Excerpts from a dataset
————————

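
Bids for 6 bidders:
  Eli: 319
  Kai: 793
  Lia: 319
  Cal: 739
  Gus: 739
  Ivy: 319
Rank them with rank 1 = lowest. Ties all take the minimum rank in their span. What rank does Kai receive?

6

Sorted (ascending): 319, 319, 319, 739, 739, 793
The 3 values of 319 occupy positions 1–3 → each gets rank 1.
The 2 values of 739 occupy positions 4–5 → each gets rank 4.
Kai has value 793 → rank 6.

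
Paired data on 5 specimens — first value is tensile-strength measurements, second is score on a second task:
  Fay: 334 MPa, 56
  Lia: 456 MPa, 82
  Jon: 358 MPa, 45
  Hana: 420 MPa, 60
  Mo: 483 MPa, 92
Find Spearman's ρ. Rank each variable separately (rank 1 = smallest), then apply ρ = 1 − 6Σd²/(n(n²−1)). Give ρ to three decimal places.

0.900

Ranks of variable 1: 1, 4, 2, 3, 5
Ranks of variable 2: 2, 4, 1, 3, 5
d = r₁ − r₂: -1, 0, 1, 0, 0
d²: 1, 0, 1, 0, 0; Σd² = 2
ρ = 1 − 6·2/(5·24) = 1 − 12/120 = 0.900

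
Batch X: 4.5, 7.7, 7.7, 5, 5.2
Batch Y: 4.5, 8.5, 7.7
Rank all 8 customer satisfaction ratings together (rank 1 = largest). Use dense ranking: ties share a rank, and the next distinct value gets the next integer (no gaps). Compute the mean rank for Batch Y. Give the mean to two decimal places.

2.67

Sorted (descending): 8.5, 7.7, 7.7, 7.7, 5.2, 5, 4.5, 4.5
The 3 values of 7.7 share dense rank 2.
The 2 values of 4.5 share dense rank 5.
Remaining distinct values take the next consecutive integers.
Batch Y values → pooled ranks: 4.5→5, 8.5→1, 7.7→2
Mean rank = (5 + 1 + 2) / 3 = 2.67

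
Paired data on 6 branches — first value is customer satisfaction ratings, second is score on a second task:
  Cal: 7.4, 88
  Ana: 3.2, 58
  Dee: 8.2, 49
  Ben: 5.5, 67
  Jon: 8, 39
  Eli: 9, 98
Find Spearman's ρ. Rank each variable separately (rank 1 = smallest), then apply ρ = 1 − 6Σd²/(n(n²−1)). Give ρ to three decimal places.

0.143

Ranks of variable 1: 3, 1, 5, 2, 4, 6
Ranks of variable 2: 5, 3, 2, 4, 1, 6
d = r₁ − r₂: -2, -2, 3, -2, 3, 0
d²: 4, 4, 9, 4, 9, 0; Σd² = 30
ρ = 1 − 6·30/(6·35) = 1 − 180/210 = 0.143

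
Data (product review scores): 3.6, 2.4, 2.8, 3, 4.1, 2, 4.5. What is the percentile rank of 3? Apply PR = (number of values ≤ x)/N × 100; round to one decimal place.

57.1

N = 7.
Strictly below 3: 3. Equal to 3: 1.
PR = 4/7 × 100 = 57.1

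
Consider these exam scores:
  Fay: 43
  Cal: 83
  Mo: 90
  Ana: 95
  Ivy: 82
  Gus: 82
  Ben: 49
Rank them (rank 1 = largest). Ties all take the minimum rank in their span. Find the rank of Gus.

4

Sorted (descending): 95, 90, 83, 82, 82, 49, 43
The 2 values of 82 occupy positions 4–5 → each gets rank 4.
Gus has value 82 → rank 4.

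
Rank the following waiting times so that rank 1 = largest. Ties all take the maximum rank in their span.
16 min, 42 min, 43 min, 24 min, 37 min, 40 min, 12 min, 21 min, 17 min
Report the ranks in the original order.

8, 2, 1, 5, 4, 3, 9, 6, 7

Sorted (descending): 43, 42, 40, 37, 24, 21, 17, 16, 12
No ties — each value takes its position as its rank.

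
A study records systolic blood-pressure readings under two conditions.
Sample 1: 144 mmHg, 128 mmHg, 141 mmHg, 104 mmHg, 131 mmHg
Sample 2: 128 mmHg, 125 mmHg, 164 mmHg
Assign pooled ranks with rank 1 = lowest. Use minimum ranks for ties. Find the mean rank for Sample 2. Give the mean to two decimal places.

4.33

Sorted (ascending): 104, 125, 128, 128, 131, 141, 144, 164
The 2 values of 128 occupy positions 3–4 → each gets rank 3.
Sample 2 values → pooled ranks: 128→3, 125→2, 164→8
Mean rank = (3 + 2 + 8) / 3 = 4.33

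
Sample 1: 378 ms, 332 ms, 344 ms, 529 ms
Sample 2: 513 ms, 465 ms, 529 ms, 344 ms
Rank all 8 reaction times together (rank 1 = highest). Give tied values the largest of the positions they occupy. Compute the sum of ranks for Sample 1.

22

Sorted (descending): 529, 529, 513, 465, 378, 344, 344, 332
The 2 values of 529 occupy positions 1–2 → each gets rank 2.
The 2 values of 344 occupy positions 6–7 → each gets rank 7.
Sample 1 values → pooled ranks: 378→5, 332→8, 344→7, 529→2
Rank sum = 5 + 8 + 7 + 2 = 22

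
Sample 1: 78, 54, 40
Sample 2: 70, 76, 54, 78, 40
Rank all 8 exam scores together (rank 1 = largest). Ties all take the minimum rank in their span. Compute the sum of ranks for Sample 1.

13

Sorted (descending): 78, 78, 76, 70, 54, 54, 40, 40
The 2 values of 78 occupy positions 1–2 → each gets rank 1.
The 2 values of 54 occupy positions 5–6 → each gets rank 5.
The 2 values of 40 occupy positions 7–8 → each gets rank 7.
Sample 1 values → pooled ranks: 78→1, 54→5, 40→7
Rank sum = 1 + 5 + 7 = 13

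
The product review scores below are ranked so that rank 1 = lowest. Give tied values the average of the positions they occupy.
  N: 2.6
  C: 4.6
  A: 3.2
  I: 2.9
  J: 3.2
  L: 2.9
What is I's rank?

2.5

Sorted (ascending): 2.6, 2.9, 2.9, 3.2, 3.2, 4.6
The 2 values of 2.9 occupy positions 2–3 → average rank (2+3)/2 = 2.5.
The 2 values of 3.2 occupy positions 4–5 → average rank (4+5)/2 = 4.5.
I has value 2.9 → rank 2.5.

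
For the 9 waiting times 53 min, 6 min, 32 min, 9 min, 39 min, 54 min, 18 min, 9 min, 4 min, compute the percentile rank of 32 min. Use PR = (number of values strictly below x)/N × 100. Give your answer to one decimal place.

N = 9.
Strictly below 32: 5. Equal to 32: 1.
PR = 5/9 × 100 = 55.6

55.6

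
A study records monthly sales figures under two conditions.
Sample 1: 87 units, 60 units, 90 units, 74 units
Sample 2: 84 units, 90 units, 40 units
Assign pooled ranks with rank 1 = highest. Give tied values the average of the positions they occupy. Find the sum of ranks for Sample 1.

15.5

Sorted (descending): 90, 90, 87, 84, 74, 60, 40
The 2 values of 90 occupy positions 1–2 → average rank (1+2)/2 = 1.5.
Sample 1 values → pooled ranks: 87→3, 60→6, 90→1.5, 74→5
Rank sum = 3 + 6 + 1.5 + 5 = 15.5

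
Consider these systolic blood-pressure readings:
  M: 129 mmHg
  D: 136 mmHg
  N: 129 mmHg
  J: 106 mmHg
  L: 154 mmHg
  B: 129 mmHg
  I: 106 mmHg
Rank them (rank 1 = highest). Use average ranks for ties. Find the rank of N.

Sorted (descending): 154, 136, 129, 129, 129, 106, 106
The 3 values of 129 occupy positions 3–5 → average rank 4.
The 2 values of 106 occupy positions 6–7 → average rank (6+7)/2 = 6.5.
N has value 129 mmHg → rank 4.

4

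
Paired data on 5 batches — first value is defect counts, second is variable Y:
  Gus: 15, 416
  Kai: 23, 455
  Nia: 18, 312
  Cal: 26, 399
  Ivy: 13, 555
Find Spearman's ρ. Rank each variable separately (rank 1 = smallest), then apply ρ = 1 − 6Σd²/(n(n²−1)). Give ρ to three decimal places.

-0.500

Ranks of variable 1: 2, 4, 3, 5, 1
Ranks of variable 2: 3, 4, 1, 2, 5
d = r₁ − r₂: -1, 0, 2, 3, -4
d²: 1, 0, 4, 9, 16; Σd² = 30
ρ = 1 − 6·30/(5·24) = 1 − 180/120 = -0.500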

————————

Task to complete — Set down, exactly as written, each line of the data from its opening line through the one containing "Batch Y: 4.5, 8.5, 7.7". Output nothing more.

Exercise result —
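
Bids for 6 bidders:
  Eli: 319
  Kai: 793
  Lia: 319
  Cal: 739
  Gus: 739
  Ivy: 319
Rank them with rank 1 = lowest. Ties all take the minimum rank in their span. What rank does Kai receive?

6

Sorted (ascending): 319, 319, 319, 739, 739, 793
The 3 values of 319 occupy positions 1–3 → each gets rank 1.
The 2 values of 739 occupy positions 4–5 → each gets rank 4.
Kai has value 793 → rank 6.

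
Paired data on 5 specimens — first value is tensile-strength measurements, second is score on a second task:
  Fay: 334 MPa, 56
  Lia: 456 MPa, 82
  Jon: 358 MPa, 45
  Hana: 420 MPa, 60
  Mo: 483 MPa, 92
Find Spearman's ρ. Rank each variable separately (rank 1 = smallest), then apply ρ = 1 − 6Σd²/(n(n²−1)). Give ρ to three decimal places.

0.900

Ranks of variable 1: 1, 4, 2, 3, 5
Ranks of variable 2: 2, 4, 1, 3, 5
d = r₁ − r₂: -1, 0, 1, 0, 0
d²: 1, 0, 1, 0, 0; Σd² = 2
ρ = 1 − 6·2/(5·24) = 1 − 12/120 = 0.900

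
Batch X: 4.5, 7.7, 7.7, 5, 5.2
Batch Y: 4.5, 8.5, 7.7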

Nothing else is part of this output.